PROVIDED MATERIAL
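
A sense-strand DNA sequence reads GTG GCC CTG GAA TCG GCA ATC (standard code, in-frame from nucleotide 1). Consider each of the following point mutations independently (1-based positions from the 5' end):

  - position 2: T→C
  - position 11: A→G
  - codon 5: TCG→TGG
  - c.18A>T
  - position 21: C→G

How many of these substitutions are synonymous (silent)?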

WORK ORDER
The entries above are to be restated word for word.

TASK ANSWER
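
A sense-strand DNA sequence reads GTG GCC CTG GAA TCG GCA ATC (standard code, in-frame from nucleotide 1). Consider each of the following point mutations independently (1-based positions from the 5' end):

  - position 2: T→C
  - position 11: A→G
  - codon 5: TCG→TGG
  - c.18A>T
  - position 21: C→G

How many of these substitutions are synonymous (silent)?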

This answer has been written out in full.